→ **PROMPT**: Sort through the entries below and pull out lines containing the word "inclusive".

→ **WORKING DATA**:
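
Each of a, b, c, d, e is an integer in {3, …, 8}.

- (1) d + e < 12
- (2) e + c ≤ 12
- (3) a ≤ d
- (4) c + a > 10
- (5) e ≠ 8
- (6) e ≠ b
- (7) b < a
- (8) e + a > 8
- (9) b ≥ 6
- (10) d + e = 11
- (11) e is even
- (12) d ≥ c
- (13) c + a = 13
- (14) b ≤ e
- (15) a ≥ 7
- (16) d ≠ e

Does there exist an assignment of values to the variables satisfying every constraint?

Unsatisfiable

From constraints 3 and 15: d ≥ a ≥ 7. From constraints 9 and 14: e ≥ b ≥ 6. Hence d + e ≥ 13. But constraint 10 requires d + e = 11, and 11 < 13. Contradiction.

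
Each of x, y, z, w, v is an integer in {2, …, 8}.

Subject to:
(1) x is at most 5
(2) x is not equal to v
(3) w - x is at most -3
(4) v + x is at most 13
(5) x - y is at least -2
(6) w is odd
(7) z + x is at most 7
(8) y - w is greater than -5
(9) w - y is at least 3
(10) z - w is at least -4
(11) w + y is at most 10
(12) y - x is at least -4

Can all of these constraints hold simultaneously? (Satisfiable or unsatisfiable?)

Constraints 3, 9, and 12 give w − y ≥ 3, y − x ≥ -4, x − w ≥ 3.
Adding all 3 inequalities: the left sides telescope to 0, and the right sides sum to 3 + (-4) + 3 = 2. So 0 ≥ 2, which is false.

Unsatisfiable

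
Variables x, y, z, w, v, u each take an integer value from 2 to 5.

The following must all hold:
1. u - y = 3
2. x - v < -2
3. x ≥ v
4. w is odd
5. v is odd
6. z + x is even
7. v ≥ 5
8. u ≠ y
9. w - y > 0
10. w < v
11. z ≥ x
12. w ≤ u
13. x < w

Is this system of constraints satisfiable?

Unsatisfiable

Constraints 3, 10, and 13 give v ≤ x, x < w, w < v. Chaining: v ≤ x < w < v, which forces v < v — impossible.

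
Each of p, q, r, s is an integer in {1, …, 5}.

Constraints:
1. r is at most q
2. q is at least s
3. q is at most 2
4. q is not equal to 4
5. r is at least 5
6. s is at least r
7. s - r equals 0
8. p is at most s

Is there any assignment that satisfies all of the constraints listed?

Unsatisfiable

From constraints 5 and 6: s ≥ r and r ≥ 5, so s ≥ 5. From constraints 2 and 3: s ≤ q and q ≤ 2, so s ≤ 2. But 2 < 5, so no value of s works.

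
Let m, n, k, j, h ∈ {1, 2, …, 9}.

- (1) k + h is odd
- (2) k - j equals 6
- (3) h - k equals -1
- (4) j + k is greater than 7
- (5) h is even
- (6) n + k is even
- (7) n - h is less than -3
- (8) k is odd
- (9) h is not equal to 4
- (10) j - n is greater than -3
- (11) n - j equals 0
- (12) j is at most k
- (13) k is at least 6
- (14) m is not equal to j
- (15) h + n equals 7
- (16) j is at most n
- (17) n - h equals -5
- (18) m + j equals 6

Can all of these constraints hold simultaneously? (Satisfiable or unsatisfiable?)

The assignment m = 5, n = 1, k = 7, j = 1, h = 6 works:
  constraint 2 holds since k - j = 6.
  constraint 3 holds since h - k = -1.
The rest check out directly.

Satisfiable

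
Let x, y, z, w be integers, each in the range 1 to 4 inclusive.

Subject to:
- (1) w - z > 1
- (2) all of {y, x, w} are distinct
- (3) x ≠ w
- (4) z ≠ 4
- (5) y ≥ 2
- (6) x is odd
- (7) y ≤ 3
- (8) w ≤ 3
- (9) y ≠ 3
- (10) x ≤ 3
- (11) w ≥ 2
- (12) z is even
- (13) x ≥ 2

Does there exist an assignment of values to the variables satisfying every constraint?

Constraints 5, 7, 8, 10, 11, and 13 confine each of y, x, w to the 2 values {2, 3}.
Constraint 2 requires all 3 of them to be distinct, but only 2 values are available — impossible by the pigeonhole principle.

Unsatisfiable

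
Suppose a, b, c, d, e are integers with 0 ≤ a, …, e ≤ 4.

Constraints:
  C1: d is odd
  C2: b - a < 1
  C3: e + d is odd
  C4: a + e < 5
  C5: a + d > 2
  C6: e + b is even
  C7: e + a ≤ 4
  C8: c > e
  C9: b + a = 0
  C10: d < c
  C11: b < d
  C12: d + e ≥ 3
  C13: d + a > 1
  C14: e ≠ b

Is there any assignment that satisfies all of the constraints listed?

Satisfiable

The assignment a = 0, b = 0, c = 4, d = 3, e = 2 works:
  constraint 2 holds since b - a = 0.
  constraint 4 holds since a + e = 2.
The rest check out directly.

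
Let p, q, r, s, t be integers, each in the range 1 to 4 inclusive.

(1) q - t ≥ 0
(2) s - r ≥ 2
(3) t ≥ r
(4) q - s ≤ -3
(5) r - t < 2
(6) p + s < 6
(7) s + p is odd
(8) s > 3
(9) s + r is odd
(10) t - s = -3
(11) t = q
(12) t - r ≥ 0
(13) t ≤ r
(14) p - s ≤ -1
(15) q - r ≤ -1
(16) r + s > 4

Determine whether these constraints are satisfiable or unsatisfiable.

Constraints 1, 12, and 15 give q − t ≥ 0, t − r ≥ 0, r − q ≥ 1.
Adding all 3 inequalities: the left sides telescope to 0, and the right sides sum to 0 + 0 + 1 = 1. So 0 ≥ 1, which is false.

Unsatisfiable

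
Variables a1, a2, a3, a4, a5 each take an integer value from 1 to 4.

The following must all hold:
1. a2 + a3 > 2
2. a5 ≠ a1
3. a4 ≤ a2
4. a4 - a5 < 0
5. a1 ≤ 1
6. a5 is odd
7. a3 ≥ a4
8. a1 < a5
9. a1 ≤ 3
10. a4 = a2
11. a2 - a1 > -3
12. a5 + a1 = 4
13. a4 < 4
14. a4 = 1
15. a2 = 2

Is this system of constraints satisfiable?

Constraint 14 fixes a4 = 1 and constraint 15 fixes a2 = 2, but constraint 10 requires a4 = a2. Since 1 ≠ 2, contradiction.

Unsatisfiable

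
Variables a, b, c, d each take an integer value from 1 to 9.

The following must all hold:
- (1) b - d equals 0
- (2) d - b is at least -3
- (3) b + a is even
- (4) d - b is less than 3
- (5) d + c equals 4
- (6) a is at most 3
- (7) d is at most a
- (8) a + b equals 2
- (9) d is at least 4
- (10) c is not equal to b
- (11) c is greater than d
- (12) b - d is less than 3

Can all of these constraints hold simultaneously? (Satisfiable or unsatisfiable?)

Unsatisfiable

From constraints 7 and 9: a ≥ d and d ≥ 4, so a ≥ 4. From constraint 6: a ≤ 3. But 3 < 4, so no value of a works.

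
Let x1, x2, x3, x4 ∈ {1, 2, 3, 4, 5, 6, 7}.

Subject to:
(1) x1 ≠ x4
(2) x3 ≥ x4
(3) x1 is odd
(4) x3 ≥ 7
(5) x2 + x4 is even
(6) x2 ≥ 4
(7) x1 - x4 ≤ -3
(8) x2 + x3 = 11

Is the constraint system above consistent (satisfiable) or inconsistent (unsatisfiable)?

Satisfiable

Take x1 = 3, x2 = 4, x3 = 7, x4 = 6. Then constraint 3: x1 = 3 is odd; constraint 7: x1 - x4 = -3; constraint 8: x2 + x3 = 11, and every other listed constraint is also met.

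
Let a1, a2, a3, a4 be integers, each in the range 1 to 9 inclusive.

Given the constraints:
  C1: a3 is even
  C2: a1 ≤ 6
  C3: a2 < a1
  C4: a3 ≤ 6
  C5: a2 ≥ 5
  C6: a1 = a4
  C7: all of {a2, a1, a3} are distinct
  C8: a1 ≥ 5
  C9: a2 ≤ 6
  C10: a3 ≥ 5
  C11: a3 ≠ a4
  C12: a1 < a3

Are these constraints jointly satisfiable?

Unsatisfiable

Constraints 2, 4, 5, 8, 9, and 10 confine each of a2, a1, a3 to the 2 values {5, 6}.
Constraint 7 requires all 3 of them to be distinct, but only 2 values are available — impossible by the pigeonhole principle.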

→ **COMPLETED EXERCISE**:
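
Let x, y, z, w be integers, each in the range 1 to 4 inclusive.
Let p, q, r, s, t be integers, each in the range 1 to 4 inclusive.
Let a1, a2, a3, a4 be integers, each in the range 1 to 9 inclusive.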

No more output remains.